**Task to complete:**
Count up the lines below containing the word "initially", and give the result with no other words.

**Listed entries:**
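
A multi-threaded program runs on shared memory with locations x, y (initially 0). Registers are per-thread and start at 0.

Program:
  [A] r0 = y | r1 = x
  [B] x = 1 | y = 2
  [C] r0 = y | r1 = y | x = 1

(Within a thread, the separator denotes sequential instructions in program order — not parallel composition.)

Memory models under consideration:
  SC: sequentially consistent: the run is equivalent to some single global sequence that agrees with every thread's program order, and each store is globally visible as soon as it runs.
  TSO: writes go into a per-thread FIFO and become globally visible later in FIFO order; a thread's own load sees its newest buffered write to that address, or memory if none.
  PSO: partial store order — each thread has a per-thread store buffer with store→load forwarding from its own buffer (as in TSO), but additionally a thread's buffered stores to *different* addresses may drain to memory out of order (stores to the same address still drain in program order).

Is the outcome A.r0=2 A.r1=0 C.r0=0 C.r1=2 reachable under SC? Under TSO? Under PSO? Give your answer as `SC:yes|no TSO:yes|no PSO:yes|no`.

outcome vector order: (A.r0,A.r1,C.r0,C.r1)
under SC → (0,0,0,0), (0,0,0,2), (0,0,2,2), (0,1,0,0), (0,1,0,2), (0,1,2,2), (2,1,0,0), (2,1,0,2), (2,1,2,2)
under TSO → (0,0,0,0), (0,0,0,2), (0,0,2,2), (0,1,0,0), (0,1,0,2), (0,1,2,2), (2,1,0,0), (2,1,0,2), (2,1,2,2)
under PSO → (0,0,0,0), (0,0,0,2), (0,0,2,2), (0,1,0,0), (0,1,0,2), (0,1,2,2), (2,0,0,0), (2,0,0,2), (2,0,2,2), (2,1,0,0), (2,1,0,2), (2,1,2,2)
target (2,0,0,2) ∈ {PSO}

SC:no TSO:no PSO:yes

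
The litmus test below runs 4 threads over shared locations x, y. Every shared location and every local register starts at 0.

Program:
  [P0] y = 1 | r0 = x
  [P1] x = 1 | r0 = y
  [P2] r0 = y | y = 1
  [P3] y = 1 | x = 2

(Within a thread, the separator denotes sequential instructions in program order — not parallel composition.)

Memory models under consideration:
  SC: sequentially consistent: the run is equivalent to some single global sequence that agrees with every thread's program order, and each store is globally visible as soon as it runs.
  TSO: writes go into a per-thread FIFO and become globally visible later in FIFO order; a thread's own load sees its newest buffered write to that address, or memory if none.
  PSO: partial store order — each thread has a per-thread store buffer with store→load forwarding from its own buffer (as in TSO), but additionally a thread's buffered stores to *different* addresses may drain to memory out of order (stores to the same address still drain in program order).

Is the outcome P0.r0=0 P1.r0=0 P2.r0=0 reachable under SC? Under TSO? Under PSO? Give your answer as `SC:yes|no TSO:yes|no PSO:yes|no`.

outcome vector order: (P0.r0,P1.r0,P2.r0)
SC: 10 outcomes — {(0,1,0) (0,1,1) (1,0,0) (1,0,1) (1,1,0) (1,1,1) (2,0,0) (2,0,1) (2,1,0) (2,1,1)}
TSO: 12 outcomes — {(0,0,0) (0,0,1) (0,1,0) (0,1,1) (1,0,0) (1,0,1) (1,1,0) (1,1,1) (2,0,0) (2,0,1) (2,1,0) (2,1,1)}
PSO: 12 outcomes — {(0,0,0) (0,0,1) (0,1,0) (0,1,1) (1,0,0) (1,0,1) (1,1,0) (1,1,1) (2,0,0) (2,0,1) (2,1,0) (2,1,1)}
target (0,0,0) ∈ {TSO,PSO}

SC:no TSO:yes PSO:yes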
==
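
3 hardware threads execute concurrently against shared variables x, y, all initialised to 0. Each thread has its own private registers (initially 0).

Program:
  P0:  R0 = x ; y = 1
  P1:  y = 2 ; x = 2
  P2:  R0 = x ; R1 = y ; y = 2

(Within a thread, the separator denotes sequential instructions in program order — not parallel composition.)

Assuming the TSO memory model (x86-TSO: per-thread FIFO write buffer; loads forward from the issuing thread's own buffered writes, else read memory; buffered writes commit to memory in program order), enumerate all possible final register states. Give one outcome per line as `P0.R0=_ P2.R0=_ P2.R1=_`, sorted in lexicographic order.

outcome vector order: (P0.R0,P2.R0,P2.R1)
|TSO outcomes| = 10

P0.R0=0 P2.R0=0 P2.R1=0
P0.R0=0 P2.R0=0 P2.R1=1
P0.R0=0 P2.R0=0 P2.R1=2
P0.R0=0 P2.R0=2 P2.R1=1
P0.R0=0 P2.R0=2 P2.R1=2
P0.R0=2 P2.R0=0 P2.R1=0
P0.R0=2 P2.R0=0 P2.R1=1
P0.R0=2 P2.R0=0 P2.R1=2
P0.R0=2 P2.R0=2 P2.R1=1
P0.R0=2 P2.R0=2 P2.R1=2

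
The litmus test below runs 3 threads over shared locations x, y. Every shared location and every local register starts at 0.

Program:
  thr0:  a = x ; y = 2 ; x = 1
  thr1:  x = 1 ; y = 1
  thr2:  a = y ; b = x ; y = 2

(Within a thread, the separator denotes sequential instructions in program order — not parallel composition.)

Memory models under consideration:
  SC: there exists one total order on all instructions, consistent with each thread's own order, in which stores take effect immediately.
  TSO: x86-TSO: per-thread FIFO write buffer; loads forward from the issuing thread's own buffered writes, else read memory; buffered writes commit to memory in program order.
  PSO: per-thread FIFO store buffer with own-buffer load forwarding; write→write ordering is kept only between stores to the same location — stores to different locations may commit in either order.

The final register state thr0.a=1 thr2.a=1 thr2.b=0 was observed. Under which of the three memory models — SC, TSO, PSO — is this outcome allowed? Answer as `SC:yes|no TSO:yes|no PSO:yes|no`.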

**Solution to the exercise:**
2